*** Begin section ***

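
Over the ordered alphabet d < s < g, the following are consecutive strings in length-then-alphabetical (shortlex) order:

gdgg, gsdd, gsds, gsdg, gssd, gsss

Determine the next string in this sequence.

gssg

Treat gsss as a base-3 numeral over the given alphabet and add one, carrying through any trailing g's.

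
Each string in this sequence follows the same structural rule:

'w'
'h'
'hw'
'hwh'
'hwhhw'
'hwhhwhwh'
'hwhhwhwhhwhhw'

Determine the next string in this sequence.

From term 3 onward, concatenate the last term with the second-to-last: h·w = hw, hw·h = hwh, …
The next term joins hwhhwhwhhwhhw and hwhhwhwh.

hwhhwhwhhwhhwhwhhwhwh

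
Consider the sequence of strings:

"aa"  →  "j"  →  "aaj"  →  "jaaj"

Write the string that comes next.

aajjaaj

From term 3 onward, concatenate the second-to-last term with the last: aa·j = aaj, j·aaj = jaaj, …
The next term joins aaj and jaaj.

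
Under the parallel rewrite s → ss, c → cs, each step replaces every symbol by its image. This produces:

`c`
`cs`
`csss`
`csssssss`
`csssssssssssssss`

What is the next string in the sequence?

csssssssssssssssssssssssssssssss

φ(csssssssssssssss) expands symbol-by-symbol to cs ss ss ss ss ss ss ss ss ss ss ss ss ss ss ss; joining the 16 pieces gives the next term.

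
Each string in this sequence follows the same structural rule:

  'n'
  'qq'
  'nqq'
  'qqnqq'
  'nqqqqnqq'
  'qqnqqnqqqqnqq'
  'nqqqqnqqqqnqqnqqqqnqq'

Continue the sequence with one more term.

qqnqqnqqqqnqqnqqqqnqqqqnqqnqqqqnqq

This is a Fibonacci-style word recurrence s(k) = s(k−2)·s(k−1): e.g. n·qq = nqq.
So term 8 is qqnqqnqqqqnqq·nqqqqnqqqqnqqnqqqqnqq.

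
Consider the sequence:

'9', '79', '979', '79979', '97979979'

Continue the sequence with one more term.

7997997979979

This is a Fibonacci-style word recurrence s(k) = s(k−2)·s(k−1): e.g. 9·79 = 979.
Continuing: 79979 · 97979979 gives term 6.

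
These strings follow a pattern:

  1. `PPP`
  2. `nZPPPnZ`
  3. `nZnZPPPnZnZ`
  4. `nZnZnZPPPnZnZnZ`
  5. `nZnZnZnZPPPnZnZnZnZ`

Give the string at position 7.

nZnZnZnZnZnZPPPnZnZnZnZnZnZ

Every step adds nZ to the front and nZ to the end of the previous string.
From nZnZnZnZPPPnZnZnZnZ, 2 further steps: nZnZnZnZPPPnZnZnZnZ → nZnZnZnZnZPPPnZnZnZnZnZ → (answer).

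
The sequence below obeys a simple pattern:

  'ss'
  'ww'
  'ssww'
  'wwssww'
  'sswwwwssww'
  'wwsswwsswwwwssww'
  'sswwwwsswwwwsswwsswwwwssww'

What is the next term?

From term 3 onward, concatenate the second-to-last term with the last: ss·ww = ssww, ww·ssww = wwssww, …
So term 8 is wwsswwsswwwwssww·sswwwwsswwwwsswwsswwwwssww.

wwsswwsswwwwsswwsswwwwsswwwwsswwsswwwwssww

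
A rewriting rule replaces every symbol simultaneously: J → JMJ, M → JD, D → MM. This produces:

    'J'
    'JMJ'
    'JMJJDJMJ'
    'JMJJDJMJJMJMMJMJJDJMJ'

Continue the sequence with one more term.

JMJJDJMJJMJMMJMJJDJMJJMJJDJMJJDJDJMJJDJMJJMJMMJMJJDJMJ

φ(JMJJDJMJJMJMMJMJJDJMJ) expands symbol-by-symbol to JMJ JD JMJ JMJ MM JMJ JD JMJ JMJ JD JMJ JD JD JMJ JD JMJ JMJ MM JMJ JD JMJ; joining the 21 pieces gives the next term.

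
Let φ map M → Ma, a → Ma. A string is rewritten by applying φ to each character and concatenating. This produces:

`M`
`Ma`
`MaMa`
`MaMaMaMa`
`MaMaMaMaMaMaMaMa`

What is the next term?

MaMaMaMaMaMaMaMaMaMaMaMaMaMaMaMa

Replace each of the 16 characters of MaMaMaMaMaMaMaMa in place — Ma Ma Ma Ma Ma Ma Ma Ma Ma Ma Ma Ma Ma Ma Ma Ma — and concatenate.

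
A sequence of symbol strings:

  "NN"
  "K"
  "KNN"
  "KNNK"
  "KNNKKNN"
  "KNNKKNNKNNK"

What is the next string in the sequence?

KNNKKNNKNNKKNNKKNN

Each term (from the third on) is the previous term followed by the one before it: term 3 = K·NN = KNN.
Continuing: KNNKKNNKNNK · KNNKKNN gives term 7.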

*** End section ***

[Work instructions]:
Match on "strings": copy every line in the records that has it.

[Written response]:
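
Over the ordered alphabet d < s < g, the following are consecutive strings in length-then-alphabetical (shortlex) order:
Consider the sequence of strings:
These strings follow a pattern:
A sequence of symbol strings: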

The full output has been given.